→ **EXERCISE GOAL**
Please print all of the records that follow with nothing altered.

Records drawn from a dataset
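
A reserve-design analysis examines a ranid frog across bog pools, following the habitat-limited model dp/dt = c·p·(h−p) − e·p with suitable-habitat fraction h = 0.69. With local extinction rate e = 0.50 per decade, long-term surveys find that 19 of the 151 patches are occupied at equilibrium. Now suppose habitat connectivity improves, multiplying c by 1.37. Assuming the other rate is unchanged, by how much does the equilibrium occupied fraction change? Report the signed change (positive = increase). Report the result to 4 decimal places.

Observed p* = 19/151 = 0.12583.
Balance c(h−p*) = e gives c = e/(0.69 − 0.12583) = 0.50/0.56417 = 0.88626.
New p* = 0.69 − e/c = 0.69 − 0.50000/1.21418 = 0.27820.
Δp* = 0.27820 − 0.12583 = +0.15237.

0.1524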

→ **SOLUTION TO THE EXERCISE**
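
A reserve-design analysis examines a ranid frog across bog pools, following the habitat-limited model dp/dt = c·p·(h−p) − e·p with suitable-habitat fraction h = 0.69. With local extinction rate e = 0.50 per decade, long-term surveys find that 19 of the 151 patches are occupied at equilibrium. Now suppose habitat connectivity improves, multiplying c by 1.37. Assuming the other rate is unchanged, by how much does the equilibrium occupied fraction change? Report the signed change (positive = increase). Report the result to 4 decimal places.

Observed p* = 19/151 = 0.12583.
Balance c(h−p*) = e gives c = e/(0.69 − 0.12583) = 0.50/0.56417 = 0.88626.
New p* = 0.69 − e/c = 0.69 − 0.50000/1.21418 = 0.27820.
Δp* = 0.27820 − 0.12583 = +0.15237.

0.1524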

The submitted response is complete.